YOUR GOAL> Transcribe, word for word, every record in the data below.

★ ★ ★

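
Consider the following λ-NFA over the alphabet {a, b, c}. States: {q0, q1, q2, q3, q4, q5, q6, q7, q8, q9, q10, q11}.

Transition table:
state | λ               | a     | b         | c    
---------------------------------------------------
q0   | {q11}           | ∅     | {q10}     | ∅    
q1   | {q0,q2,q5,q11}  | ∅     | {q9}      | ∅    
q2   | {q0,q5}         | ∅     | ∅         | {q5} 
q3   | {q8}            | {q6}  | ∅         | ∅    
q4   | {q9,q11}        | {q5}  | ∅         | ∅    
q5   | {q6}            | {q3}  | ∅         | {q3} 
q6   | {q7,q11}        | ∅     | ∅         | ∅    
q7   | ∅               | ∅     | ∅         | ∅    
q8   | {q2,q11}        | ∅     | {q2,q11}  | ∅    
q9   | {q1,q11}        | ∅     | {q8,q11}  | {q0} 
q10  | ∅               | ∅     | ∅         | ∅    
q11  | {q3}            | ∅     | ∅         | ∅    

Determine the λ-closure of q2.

Start with {q2}.
From q2 via λ: add q0, q5.
From q0 via λ: add q11.
From q5 via λ: add q6.
From q6 via λ: add q7.
From q11 via λ: add q3.
From q3 via λ: add q8.
No new states can be added; the closed set is {q0, q2, q3, q5, q6, q7, q8, q11}.

{q0, q2, q3, q5, q6, q7, q8, q11}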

★ ★ ★

YOUR RESPONSE>
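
Consider the following λ-NFA over the alphabet {a, b, c}. States: {q0, q1, q2, q3, q4, q5, q6, q7, q8, q9, q10, q11}.

Transition table:
state | λ               | a     | b         | c    
---------------------------------------------------
q0   | {q11}           | ∅     | {q10}     | ∅    
q1   | {q0,q2,q5,q11}  | ∅     | {q9}      | ∅    
q2   | {q0,q5}         | ∅     | ∅         | {q5} 
q3   | {q8}            | {q6}  | ∅         | ∅    
q4   | {q9,q11}        | {q5}  | ∅         | ∅    
q5   | {q6}            | {q3}  | ∅         | {q3} 
q6   | {q7,q11}        | ∅     | ∅         | ∅    
q7   | ∅               | ∅     | ∅         | ∅    
q8   | {q2,q11}        | ∅     | {q2,q11}  | ∅    
q9   | {q1,q11}        | ∅     | {q8,q11}  | {q0} 
q10  | ∅               | ∅     | ∅         | ∅    
q11  | {q3}            | ∅     | ∅         | ∅    

Determine the λ-closure of q2.

Start with {q2}.
From q2 via λ: add q0, q5.
From q0 via λ: add q11.
From q5 via λ: add q6.
From q6 via λ: add q7.
From q11 via λ: add q3.
From q3 via λ: add q8.
No new states can be added; the closed set is {q0, q2, q3, q5, q6, q7, q8, q11}.

{q0, q2, q3, q5, q6, q7, q8, q11}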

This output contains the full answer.